**WHAT TO PRODUCE**
Beginning with the line below that contains "What is (-2082 + d) + 1/(-1903), if d = -22?" and ending with the line that contains "Answer: 265", copy every line exactly. Copy nothing else.

**DATA FOR THIS TASK**
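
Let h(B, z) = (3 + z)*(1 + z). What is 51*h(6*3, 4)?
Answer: 1785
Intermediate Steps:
h(B, z) = (1 + z)*(3 + z)
51*h(6*3, 4) = 51*(3 + 4**2 + 4*4) = 51*(3 + 16 + 16) = 51*35 = 1785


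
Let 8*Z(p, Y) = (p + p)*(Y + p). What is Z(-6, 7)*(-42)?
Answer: 63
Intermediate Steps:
Z(p, Y) = p*(Y + p)/4 (Z(p, Y) = ((p + p)*(Y + p))/8 = ((2*p)*(Y + p))/8 = (2*p*(Y + p))/8 = p*(Y + p)/4)
Z(-6, 7)*(-42) = ((1/4)*(-6)*(7 - 6))*(-42) = ((1/4)*(-6)*1)*(-42) = -3/2*(-42) = 63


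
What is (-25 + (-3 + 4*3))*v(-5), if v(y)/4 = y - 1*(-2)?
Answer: 192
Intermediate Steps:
v(y) = 8 + 4*y (v(y) = 4*(y - 1*(-2)) = 4*(y + 2) = 4*(2 + y) = 8 + 4*y)
(-25 + (-3 + 4*3))*v(-5) = (-25 + (-3 + 4*3))*(8 + 4*(-5)) = (-25 + (-3 + 12))*(8 - 20) = (-25 + 9)*(-12) = -16*(-12) = 192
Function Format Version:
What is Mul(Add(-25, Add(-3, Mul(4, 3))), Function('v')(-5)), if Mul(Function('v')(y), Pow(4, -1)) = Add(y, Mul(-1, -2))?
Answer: 192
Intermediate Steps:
Function('v')(y) = Add(8, Mul(4, y)) (Function('v')(y) = Mul(4, Add(y, Mul(-1, -2))) = Mul(4, Add(y, 2)) = Mul(4, Add(2, y)) = Add(8, Mul(4, y)))
Mul(Add(-25, Add(-3, Mul(4, 3))), Function('v')(-5)) = Mul(Add(-25, Add(-3, Mul(4, 3))), Add(8, Mul(4, -5))) = Mul(Add(-25, Add(-3, 12)), Add(8, -20)) = Mul(Add(-25, 9), -12) = Mul(-16, -12) = 192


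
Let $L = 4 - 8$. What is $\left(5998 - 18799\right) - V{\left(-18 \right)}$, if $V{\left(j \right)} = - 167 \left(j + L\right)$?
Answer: $-16475$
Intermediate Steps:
$L = -4$ ($L = 4 - 8 = -4$)
$V{\left(j \right)} = 668 - 167 j$ ($V{\left(j \right)} = - 167 \left(j - 4\right) = - 167 \left(-4 + j\right) = 668 - 167 j$)
$\left(5998 - 18799\right) - V{\left(-18 \right)} = \left(5998 - 18799\right) - \left(668 - -3006\right) = \left(5998 - 18799\right) - \left(668 + 3006\right) = -12801 - 3674 = -16475$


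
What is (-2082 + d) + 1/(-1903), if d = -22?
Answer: -4003913/1903 ≈ -2104.0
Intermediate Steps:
(-2082 + d) + 1/(-1903) = (-2082 - 22) + 1/(-1903) = -2104 - 1/1903 = -4003913/1903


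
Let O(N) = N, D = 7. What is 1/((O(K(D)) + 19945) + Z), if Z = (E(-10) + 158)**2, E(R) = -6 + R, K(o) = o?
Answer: 1/40116 ≈ 2.4928e-5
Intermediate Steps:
Z = 20164 (Z = ((-6 - 10) + 158)**2 = (-16 + 158)**2 = 142**2 = 20164)
1/((O(K(D)) + 19945) + Z) = 1/((7 + 19945) + 20164) = 1/(19952 + 20164) = 1/40116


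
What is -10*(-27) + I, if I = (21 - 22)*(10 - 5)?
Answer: 265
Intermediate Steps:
I = -5 (I = -1*5 = -5)
-10*(-27) + I = -10*(-27) - 5 = 270 - 5 = 265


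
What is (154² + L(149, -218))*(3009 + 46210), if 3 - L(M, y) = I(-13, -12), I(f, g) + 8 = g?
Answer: 1168409841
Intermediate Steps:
I(f, g) = -8 + g
L(M, y) = 23 (L(M, y) = 3 - (-8 - 12) = 3 - 1*(-20) = 3 + 20 = 23)
(154² + L(149, -218))*(3009 + 46210) = (154² + 23)*(3009 + 46210) = (23716 + 23)*49219 = 23739*49219 = 1168409841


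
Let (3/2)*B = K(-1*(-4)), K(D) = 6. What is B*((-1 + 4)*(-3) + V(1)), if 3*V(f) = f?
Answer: -104/3 ≈ -34.667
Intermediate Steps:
B = 4 (B = (⅔)*6 = 4)
V(f) = f/3
B*((-1 + 4)*(-3) + V(1)) = 4*((-1 + 4)*(-3) + (⅓)*1) = 4*(3*(-3) + ⅓) = 4*(-9 + ⅓) = 4*(-26/3) = -104/3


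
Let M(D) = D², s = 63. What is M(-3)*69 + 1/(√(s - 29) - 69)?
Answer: 2935398/4727 - √34/4727 ≈ 620.98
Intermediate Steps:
M(-3)*69 + 1/(√(s - 29) - 69) = (-3)²*69 + 1/(√(63 - 29) - 69) = 9*69 + 1/(√34 - 69) = 621 + 1/(-69 + √34)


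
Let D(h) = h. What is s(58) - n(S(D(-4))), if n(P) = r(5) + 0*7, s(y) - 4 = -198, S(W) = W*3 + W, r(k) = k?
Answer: -199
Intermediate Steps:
S(W) = 4*W (S(W) = 3*W + W = 4*W)
s(y) = -194 (s(y) = 4 - 198 = -194)
n(P) = 5 (n(P) = 5 + 0*7 = 5 + 0 = 5)
s(58) - n(S(D(-4))) = -194 - 1*5 = -194 - 5 = -199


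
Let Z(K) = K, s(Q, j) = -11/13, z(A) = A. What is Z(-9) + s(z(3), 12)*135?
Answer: -1602/13 ≈ -123.23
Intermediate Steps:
s(Q, j) = -11/13 (s(Q, j) = -11*1/13 = -11/13)
Z(-9) + s(z(3), 12)*135 = -9 - 11/13*135 = -9 - 1485/13 = -1602/13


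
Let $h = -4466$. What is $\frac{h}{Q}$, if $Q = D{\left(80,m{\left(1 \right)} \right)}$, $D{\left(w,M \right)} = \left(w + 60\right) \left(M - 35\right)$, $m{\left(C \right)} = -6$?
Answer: $\frac{319}{410} \approx 0.77805$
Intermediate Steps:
$D{\left(w,M \right)} = \left(-35 + M\right) \left(60 + w\right)$ ($D{\left(w,M \right)} = \left(60 + w\right) \left(-35 + M\right) = \left(-35 + M\right) \left(60 + w\right)$)
$Q = -5740$ ($Q = -2100 - 2800 + 60 \left(-6\right) - 480 = -2100 - 2800 - 360 - 480 = -5740$)
$\frac{h}{Q} = - \frac{4466}{-5740} = \left(-4466\right) \left(- \frac{1}{5740}\right) = \frac{319}{410}$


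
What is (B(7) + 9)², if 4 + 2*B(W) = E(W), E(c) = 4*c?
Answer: 441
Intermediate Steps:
B(W) = -2 + 2*W (B(W) = -2 + (4*W)/2 = -2 + 2*W)
(B(7) + 9)² = ((-2 + 2*7) + 9)² = ((-2 + 14) + 9)² = (12 + 9)² = 21² = 441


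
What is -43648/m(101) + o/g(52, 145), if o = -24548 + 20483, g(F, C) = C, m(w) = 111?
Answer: -1356035/3219 ≈ -421.26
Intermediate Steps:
o = -4065
-43648/m(101) + o/g(52, 145) = -43648/111 - 4065/145 = -43648*1/111 - 4065*1/145 = -43648/111 - 813/29 = -1356035/3219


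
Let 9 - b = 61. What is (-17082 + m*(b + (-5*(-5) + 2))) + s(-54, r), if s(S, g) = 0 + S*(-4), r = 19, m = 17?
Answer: -17291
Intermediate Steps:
b = -52 (b = 9 - 1*61 = 9 - 61 = -52)
s(S, g) = -4*S (s(S, g) = 0 - 4*S = -4*S)
(-17082 + m*(b + (-5*(-5) + 2))) + s(-54, r) = (-17082 + 17*(-52 + (-5*(-5) + 2))) - 4*(-54) = (-17082 + 17*(-52 + (25 + 2))) + 216 = (-17082 + 17*(-52 + 27)) + 216 = (-17082 + 17*(-25)) + 216 = (-17082 - 425) + 216 = -17507 + 216 = -17291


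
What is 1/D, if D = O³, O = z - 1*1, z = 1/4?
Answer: -64/27 ≈ -2.3704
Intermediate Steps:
z = ¼ ≈ 0.25000
O = -¾ (O = ¼ - 1*1 = ¼ - 1 = -¾ ≈ -0.75000)
D = -27/64 (D = (-¾)³ = -27/64 ≈ -0.42188)
1/D = 1/(-27/64) = -64/27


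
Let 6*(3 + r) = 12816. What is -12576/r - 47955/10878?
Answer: -26565527/2578086 ≈ -10.304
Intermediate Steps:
r = 2133 (r = -3 + (⅙)*12816 = -3 + 2136 = 2133)
-12576/r - 47955/10878 = -12576/2133 - 47955/10878 = -12576*1/2133 - 47955*1/10878 = -4192/711 - 15985/3626 = -26565527/2578086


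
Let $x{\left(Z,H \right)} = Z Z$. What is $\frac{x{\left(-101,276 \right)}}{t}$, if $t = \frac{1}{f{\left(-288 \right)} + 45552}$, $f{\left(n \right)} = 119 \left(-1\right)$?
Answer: $463462033$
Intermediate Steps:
$x{\left(Z,H \right)} = Z^{2}$
$f{\left(n \right)} = -119$
$t = \frac{1}{45433}$ ($t = \frac{1}{-119 + 45552} = \frac{1}{45433} \approx 2.201 \cdot 10^{-5}$)
$\frac{x{\left(-101,276 \right)}}{t} = \left(-101\right)^{2} \frac{1}{\frac{1}{45433}} = 10201 \cdot 45433 = 463462033$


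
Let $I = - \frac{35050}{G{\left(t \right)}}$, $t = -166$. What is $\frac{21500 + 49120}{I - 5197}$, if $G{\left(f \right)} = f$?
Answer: $- \frac{976910}{68971} \approx -14.164$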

**ANSWER SPACE**
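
What is (-2082 + d) + 1/(-1903), if d = -22?
Answer: -4003913/1903 ≈ -2104.0
Intermediate Steps:
(-2082 + d) + 1/(-1903) = (-2082 - 22) + 1/(-1903) = -2104 - 1/1903 = -4003913/1903


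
Let O(N) = N, D = 7. What is 1/((O(K(D)) + 19945) + Z), if Z = (E(-10) + 158)**2, E(R) = -6 + R, K(o) = o?
Answer: 1/40116 ≈ 2.4928e-5
Intermediate Steps:
Z = 20164 (Z = ((-6 - 10) + 158)**2 = (-16 + 158)**2 = 142**2 = 20164)
1/((O(K(D)) + 19945) + Z) = 1/((7 + 19945) + 20164) = 1/(19952 + 20164) = 1/40116


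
What is -10*(-27) + I, if I = (21 - 22)*(10 - 5)?
Answer: 265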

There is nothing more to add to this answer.